■ **RECORDS SHOWN**:
********
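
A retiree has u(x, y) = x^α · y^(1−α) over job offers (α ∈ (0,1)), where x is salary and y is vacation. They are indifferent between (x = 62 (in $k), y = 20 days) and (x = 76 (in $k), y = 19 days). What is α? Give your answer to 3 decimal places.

Set the two utilities equal: 62^α·20^(1−α) = 76^α·19^(1−α).
(62/76)^α = (19/20)^(1−α); take logs: α·ln(62/76) = (1−α)·ln(19/20), i.e. α·-0.203599 = (1−α)·-0.051293.
With A = -0.203599 and B = -0.051293: α·A = (1−α)·B, so α = B/(A+B) = -0.051293/-0.254892 ≈ 0.201.

α ≈ 0.201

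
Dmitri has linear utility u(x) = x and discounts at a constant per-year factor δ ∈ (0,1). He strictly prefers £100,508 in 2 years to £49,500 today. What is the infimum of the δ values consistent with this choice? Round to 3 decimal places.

δ > 0.702

The preference means 49500 < δ^2·100508.
So δ^2 > 49500/100508 = 0.49250; taking the square root of both positive sides preserves the inequality.
δ > 0.49250^(1/2) = 0.702.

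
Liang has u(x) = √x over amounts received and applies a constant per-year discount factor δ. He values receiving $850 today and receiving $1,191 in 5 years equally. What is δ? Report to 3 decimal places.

δ ≈ 0.967

Indifference means u(850) = δ^5 · u(1191), so δ^5 = u(850)/u(1191).
With u(x) = √x: δ^5 = √850/√1191 = √(850/1191) = 0.84480.
Taking the 5th root: δ = 0.84480^(1/5) ≈ 0.967.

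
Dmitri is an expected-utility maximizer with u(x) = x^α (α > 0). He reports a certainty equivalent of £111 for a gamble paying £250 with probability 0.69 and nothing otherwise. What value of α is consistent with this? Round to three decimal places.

α ≈ 0.457

Since u(0) = 0, the lottery's EU is 0.69·250^α.
Setting u(111) equal to that: 111^α = 0.69·250^α ⇒ (111/250)^α = 0.69.
Taking logs: α·ln(111/250) = ln(0.69), so α = -0.371064 / -0.811931 ≈ 0.457.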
********
■ **WORK REQUIRED**: Repeat back the listing above exactly, including every line.

■ **REPLY TO THE EXERCISE**:
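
A retiree has u(x, y) = x^α · y^(1−α) over job offers (α ∈ (0,1)), where x is salary and y is vacation. They are indifferent between (x = 62 (in $k), y = 20 days) and (x = 76 (in $k), y = 19 days). What is α? Give your answer to 3 decimal places.

Set the two utilities equal: 62^α·20^(1−α) = 76^α·19^(1−α).
(62/76)^α = (19/20)^(1−α); take logs: α·ln(62/76) = (1−α)·ln(19/20), i.e. α·-0.203599 = (1−α)·-0.051293.
With A = -0.203599 and B = -0.051293: α·A = (1−α)·B, so α = B/(A+B) = -0.051293/-0.254892 ≈ 0.201.

α ≈ 0.201

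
Dmitri has linear utility u(x) = x and discounts at a constant per-year factor δ ∈ (0,1). He strictly prefers £100,508 in 2 years to £49,500 today. What is the infimum of the δ values consistent with this choice? Round to 3 decimal places.

δ > 0.702

The preference means 49500 < δ^2·100508.
So δ^2 > 49500/100508 = 0.49250; taking the square root of both positive sides preserves the inequality.
δ > 0.49250^(1/2) = 0.702.

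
Liang has u(x) = √x over amounts received and applies a constant per-year discount factor δ. He values receiving $850 today and receiving $1,191 in 5 years equally. What is δ? Report to 3 decimal places.

δ ≈ 0.967

Indifference means u(850) = δ^5 · u(1191), so δ^5 = u(850)/u(1191).
With u(x) = √x: δ^5 = √850/√1191 = √(850/1191) = 0.84480.
Taking the 5th root: δ = 0.84480^(1/5) ≈ 0.967.

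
Dmitri is an expected-utility maximizer with u(x) = x^α (α > 0). He reports a certainty equivalent of £111 for a gamble paying £250 with probability 0.69 and nothing otherwise. What value of α is consistent with this? Round to three decimal places.

α ≈ 0.457

Since u(0) = 0, the lottery's EU is 0.69·250^α.
Setting u(111) equal to that: 111^α = 0.69·250^α ⇒ (111/250)^α = 0.69.
Taking logs: α·ln(111/250) = ln(0.69), so α = -0.371064 / -0.811931 ≈ 0.457.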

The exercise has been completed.